- [Task to carry out]:
Copy out the data below verbatim.

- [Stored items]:
☆ ☆ ☆ ☆ ☆ ☆ ☆

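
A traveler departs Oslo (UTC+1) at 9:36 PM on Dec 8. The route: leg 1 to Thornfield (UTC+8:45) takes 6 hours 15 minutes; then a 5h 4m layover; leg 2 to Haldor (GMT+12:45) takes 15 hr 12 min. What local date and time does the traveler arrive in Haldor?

Convert departure to UTC: 9:36 PM − 1:00 = 8:36 PM UTC on Dec 8.
Add 6 hours and 15 minutes leg 1 → 2:51 AM UTC (Dec 9).
Add 5 hours 4 minutes layover in Thornfield → 7:55 AM UTC.
Add 15 hours 12 minutes leg 2 → 11:07 PM UTC.
Haldor is UTC+12:45, so local arrival = 11:07 PM + 12:45 = 11:52 AM on Dec 10.

11:52 AM on December 10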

☆ ☆ ☆ ☆ ☆ ☆ ☆

- [Reply to the exercise]:
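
A traveler departs Oslo (UTC+1) at 9:36 PM on Dec 8. The route: leg 1 to Thornfield (UTC+8:45) takes 6 hours 15 minutes; then a 5h 4m layover; leg 2 to Haldor (GMT+12:45) takes 15 hr 12 min. What local date and time does the traveler arrive in Haldor?

Convert departure to UTC: 9:36 PM − 1:00 = 8:36 PM UTC on Dec 8.
Add 6 hours and 15 minutes leg 1 → 2:51 AM UTC (Dec 9).
Add 5 hours 4 minutes layover in Thornfield → 7:55 AM UTC.
Add 15 hours 12 minutes leg 2 → 11:07 PM UTC.
Haldor is UTC+12:45, so local arrival = 11:07 PM + 12:45 = 11:52 AM on Dec 10.

11:52 AM on December 10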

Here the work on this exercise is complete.